* **Directions for this task**
After locating the line that holds "A laser emits", transcribe it and each following line to the end of the records, changing nothing and adding nothing.

* **Records drawn from a dataset**
☆ ☆ ☆ ☆ ☆

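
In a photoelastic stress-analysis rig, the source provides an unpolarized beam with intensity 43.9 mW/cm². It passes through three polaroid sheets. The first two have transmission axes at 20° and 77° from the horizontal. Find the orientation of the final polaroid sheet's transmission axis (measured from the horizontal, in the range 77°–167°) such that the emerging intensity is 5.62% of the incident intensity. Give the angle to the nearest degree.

θ ≈ 129°

Unpolarized light through the first polarizer → I₁ = ½ I₀, now polarized at 20°.
I₂ = I₁ cos²(77° − 20°) = 0.5 I₀ · cos²(57°) = 0.1483 I₀.
Need I₃/I₀ = 0.0562, so cos²(θ − 77°) = 0.0562 / 0.1483 = 0.3789.
θ − 77° = arccos(√0.3789) = 52.0°, giving θ ≈ 77 + 52.0 = 129.0°.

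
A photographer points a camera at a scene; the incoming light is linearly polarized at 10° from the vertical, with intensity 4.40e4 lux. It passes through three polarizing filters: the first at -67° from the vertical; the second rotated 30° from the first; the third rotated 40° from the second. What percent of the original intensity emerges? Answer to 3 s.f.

≈ 2.23%

I₁ = 4.40e4 lux · cos²(77°) = 2227 lux.
I₂ = I₁ · cos²(30°) = 2227 · 0.75 = 1670 lux.
I₃ = I₂ · cos²(40°) = 1670 · 0.5868 = 979.9 lux.
That is 2.227% of the incident intensity.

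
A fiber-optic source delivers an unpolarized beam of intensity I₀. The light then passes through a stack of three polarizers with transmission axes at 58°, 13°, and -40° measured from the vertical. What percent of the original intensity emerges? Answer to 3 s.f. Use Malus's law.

Unpolarized light through the first polarizer → I₁ = ½ I₀, now polarized at 58°.
I₂ = I₁ cos²(13° − 58°) = 0.5 I₀ · cos²(45°) = 0.25 I₀.
I₃ = I₂ cos²(-40° − 13°) = 0.25 I₀ · cos²(53°) = 0.09055 I₀.
That is 9.055% of the incident intensity.

≈ 9.05%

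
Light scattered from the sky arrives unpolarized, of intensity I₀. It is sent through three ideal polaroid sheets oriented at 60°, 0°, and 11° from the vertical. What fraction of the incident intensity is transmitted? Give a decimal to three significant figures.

Unpolarized light through the first polarizer → I₁ = ½ I₀, now polarized at 60°.
I₂ = I₁ cos²(0° − 60°) = 0.5 I₀ · cos²(60°) = 0.125 I₀.
I₃ = I₂ cos²(11° − 0°) = 0.125 I₀ · cos²(11°) = 0.1204 I₀.
Transmitted fraction = 0.1204.

≈ 0.120 I₀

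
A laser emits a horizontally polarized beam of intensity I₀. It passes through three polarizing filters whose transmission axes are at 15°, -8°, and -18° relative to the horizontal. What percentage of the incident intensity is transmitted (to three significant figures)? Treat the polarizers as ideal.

≈ 76.7%

I₁ = I₀ cos²(15° − 0°) = I₀ cos²(15°) = 0.933 I₀.
I₂ = I₁ cos²(-8° − 15°) = 0.933 I₀ · cos²(23°) = 0.7906 I₀.
I₃ = I₂ cos²(-18° + 8°) = 0.7906 I₀ · cos²(10°) = 0.7667 I₀.
That is 76.67% of the incident intensity.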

☆ ☆ ☆ ☆ ☆

* **Answer to this task**
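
A laser emits a horizontally polarized beam of intensity I₀. It passes through three polarizing filters whose transmission axes are at 15°, -8°, and -18° relative to the horizontal. What percentage of the incident intensity is transmitted (to three significant figures)? Treat the polarizers as ideal.

≈ 76.7%

I₁ = I₀ cos²(15° − 0°) = I₀ cos²(15°) = 0.933 I₀.
I₂ = I₁ cos²(-8° − 15°) = 0.933 I₀ · cos²(23°) = 0.7906 I₀.
I₃ = I₂ cos²(-18° + 8°) = 0.7906 I₀ · cos²(10°) = 0.7667 I₀.
That is 76.67% of the incident intensity.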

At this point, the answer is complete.